▶ _Try it_:
Each entry that follows should be retyped exactly.

▶ _Material for this task_:
━━━━━━

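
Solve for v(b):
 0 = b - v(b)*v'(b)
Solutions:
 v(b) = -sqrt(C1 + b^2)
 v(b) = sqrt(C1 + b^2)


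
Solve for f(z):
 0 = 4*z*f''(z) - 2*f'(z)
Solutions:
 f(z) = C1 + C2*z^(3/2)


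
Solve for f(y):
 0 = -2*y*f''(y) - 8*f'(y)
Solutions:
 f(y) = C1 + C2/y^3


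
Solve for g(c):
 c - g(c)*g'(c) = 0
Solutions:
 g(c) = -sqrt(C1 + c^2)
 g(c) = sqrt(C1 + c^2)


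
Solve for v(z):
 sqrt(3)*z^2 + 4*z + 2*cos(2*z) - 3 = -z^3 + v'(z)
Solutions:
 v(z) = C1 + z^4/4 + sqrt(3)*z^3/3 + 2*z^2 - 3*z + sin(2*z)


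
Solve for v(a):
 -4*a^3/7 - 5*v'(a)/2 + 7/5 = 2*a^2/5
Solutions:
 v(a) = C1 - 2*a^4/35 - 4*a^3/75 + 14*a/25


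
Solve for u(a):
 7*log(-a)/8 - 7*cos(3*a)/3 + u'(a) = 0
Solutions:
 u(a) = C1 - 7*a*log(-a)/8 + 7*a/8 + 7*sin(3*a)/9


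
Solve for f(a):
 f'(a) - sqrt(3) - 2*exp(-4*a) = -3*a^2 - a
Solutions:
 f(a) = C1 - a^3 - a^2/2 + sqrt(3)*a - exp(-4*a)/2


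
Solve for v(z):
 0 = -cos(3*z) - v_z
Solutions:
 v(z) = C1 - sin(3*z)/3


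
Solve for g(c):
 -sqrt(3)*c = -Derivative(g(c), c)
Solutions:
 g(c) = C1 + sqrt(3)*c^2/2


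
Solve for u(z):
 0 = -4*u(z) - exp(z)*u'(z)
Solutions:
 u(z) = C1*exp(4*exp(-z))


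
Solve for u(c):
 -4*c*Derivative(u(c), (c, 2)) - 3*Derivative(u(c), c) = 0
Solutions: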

━━━━━━

▶ _Your response_:
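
Solve for v(b):
 0 = b - v(b)*v'(b)
Solutions:
 v(b) = -sqrt(C1 + b^2)
 v(b) = sqrt(C1 + b^2)


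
Solve for f(z):
 0 = 4*z*f''(z) - 2*f'(z)
Solutions:
 f(z) = C1 + C2*z^(3/2)


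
Solve for f(y):
 0 = -2*y*f''(y) - 8*f'(y)
Solutions:
 f(y) = C1 + C2/y^3


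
Solve for g(c):
 c - g(c)*g'(c) = 0
Solutions:
 g(c) = -sqrt(C1 + c^2)
 g(c) = sqrt(C1 + c^2)


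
Solve for v(z):
 sqrt(3)*z^2 + 4*z + 2*cos(2*z) - 3 = -z^3 + v'(z)
Solutions:
 v(z) = C1 + z^4/4 + sqrt(3)*z^3/3 + 2*z^2 - 3*z + sin(2*z)


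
Solve for v(a):
 -4*a^3/7 - 5*v'(a)/2 + 7/5 = 2*a^2/5
Solutions:
 v(a) = C1 - 2*a^4/35 - 4*a^3/75 + 14*a/25


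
Solve for u(a):
 7*log(-a)/8 - 7*cos(3*a)/3 + u'(a) = 0
Solutions:
 u(a) = C1 - 7*a*log(-a)/8 + 7*a/8 + 7*sin(3*a)/9


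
Solve for f(a):
 f'(a) - sqrt(3) - 2*exp(-4*a) = -3*a^2 - a
Solutions:
 f(a) = C1 - a^3 - a^2/2 + sqrt(3)*a - exp(-4*a)/2


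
Solve for v(z):
 0 = -cos(3*z) - v_z
Solutions:
 v(z) = C1 - sin(3*z)/3


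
Solve for g(c):
 -sqrt(3)*c = -Derivative(g(c), c)
Solutions:
 g(c) = C1 + sqrt(3)*c^2/2


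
Solve for u(z):
 0 = -4*u(z) - exp(z)*u'(z)
Solutions:
 u(z) = C1*exp(4*exp(-z))


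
Solve for u(c):
 -4*c*Derivative(u(c), (c, 2)) - 3*Derivative(u(c), c) = 0
Solutions: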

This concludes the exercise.